━━━ Available data

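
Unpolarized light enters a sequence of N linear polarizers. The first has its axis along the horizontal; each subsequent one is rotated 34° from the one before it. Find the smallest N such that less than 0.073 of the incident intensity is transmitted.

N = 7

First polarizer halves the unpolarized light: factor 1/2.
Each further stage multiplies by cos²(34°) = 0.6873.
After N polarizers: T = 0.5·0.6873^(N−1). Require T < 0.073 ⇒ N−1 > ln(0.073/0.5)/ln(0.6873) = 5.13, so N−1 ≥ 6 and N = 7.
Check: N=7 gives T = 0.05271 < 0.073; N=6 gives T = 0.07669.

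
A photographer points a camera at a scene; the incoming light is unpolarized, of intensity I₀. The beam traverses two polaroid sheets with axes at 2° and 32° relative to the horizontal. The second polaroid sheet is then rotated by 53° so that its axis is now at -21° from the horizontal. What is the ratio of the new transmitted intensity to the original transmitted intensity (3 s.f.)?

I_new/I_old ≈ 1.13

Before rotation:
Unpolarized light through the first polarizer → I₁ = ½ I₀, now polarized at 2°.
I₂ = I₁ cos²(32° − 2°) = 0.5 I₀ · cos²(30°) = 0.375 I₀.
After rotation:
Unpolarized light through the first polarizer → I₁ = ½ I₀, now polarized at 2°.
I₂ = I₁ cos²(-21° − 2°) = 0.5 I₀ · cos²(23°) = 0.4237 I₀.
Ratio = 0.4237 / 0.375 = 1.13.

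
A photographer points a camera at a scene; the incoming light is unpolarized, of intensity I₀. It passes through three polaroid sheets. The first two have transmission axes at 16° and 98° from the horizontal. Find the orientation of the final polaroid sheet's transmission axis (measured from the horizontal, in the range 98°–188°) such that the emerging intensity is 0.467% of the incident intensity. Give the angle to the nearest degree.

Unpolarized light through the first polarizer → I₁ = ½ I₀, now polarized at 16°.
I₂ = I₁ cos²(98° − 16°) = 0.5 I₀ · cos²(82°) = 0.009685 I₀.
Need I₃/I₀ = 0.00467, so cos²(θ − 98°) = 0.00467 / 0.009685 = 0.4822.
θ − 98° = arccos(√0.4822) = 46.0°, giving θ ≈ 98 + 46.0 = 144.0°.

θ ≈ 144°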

━━━━━━

## [Aim of the task]
Copy the whole of the data above exactly.

## [Solution to this task]
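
Unpolarized light enters a sequence of N linear polarizers. The first has its axis along the horizontal; each subsequent one is rotated 34° from the one before it. Find the smallest N such that less than 0.073 of the incident intensity is transmitted.

N = 7

First polarizer halves the unpolarized light: factor 1/2.
Each further stage multiplies by cos²(34°) = 0.6873.
After N polarizers: T = 0.5·0.6873^(N−1). Require T < 0.073 ⇒ N−1 > ln(0.073/0.5)/ln(0.6873) = 5.13, so N−1 ≥ 6 and N = 7.
Check: N=7 gives T = 0.05271 < 0.073; N=6 gives T = 0.07669.

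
A photographer points a camera at a scene; the incoming light is unpolarized, of intensity I₀. The beam traverses two polaroid sheets with axes at 2° and 32° relative to the horizontal. The second polaroid sheet is then rotated by 53° so that its axis is now at -21° from the horizontal. What is the ratio of the new transmitted intensity to the original transmitted intensity (3 s.f.)?

I_new/I_old ≈ 1.13

Before rotation:
Unpolarized light through the first polarizer → I₁ = ½ I₀, now polarized at 2°.
I₂ = I₁ cos²(32° − 2°) = 0.5 I₀ · cos²(30°) = 0.375 I₀.
After rotation:
Unpolarized light through the first polarizer → I₁ = ½ I₀, now polarized at 2°.
I₂ = I₁ cos²(-21° − 2°) = 0.5 I₀ · cos²(23°) = 0.4237 I₀.
Ratio = 0.4237 / 0.375 = 1.13.

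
A photographer points a camera at a scene; the incoming light is unpolarized, of intensity I₀. It passes through three polaroid sheets. The first two have transmission axes at 16° and 98° from the horizontal. Find the orientation of the final polaroid sheet's transmission axis (measured from the horizontal, in the range 98°–188°) such that the emerging intensity is 0.467% of the incident intensity. Give the angle to the nearest degree.

Unpolarized light through the first polarizer → I₁ = ½ I₀, now polarized at 16°.
I₂ = I₁ cos²(98° − 16°) = 0.5 I₀ · cos²(82°) = 0.009685 I₀.
Need I₃/I₀ = 0.00467, so cos²(θ − 98°) = 0.00467 / 0.009685 = 0.4822.
θ − 98° = arccos(√0.4822) = 46.0°, giving θ ≈ 98 + 46.0 = 144.0°.

θ ≈ 144°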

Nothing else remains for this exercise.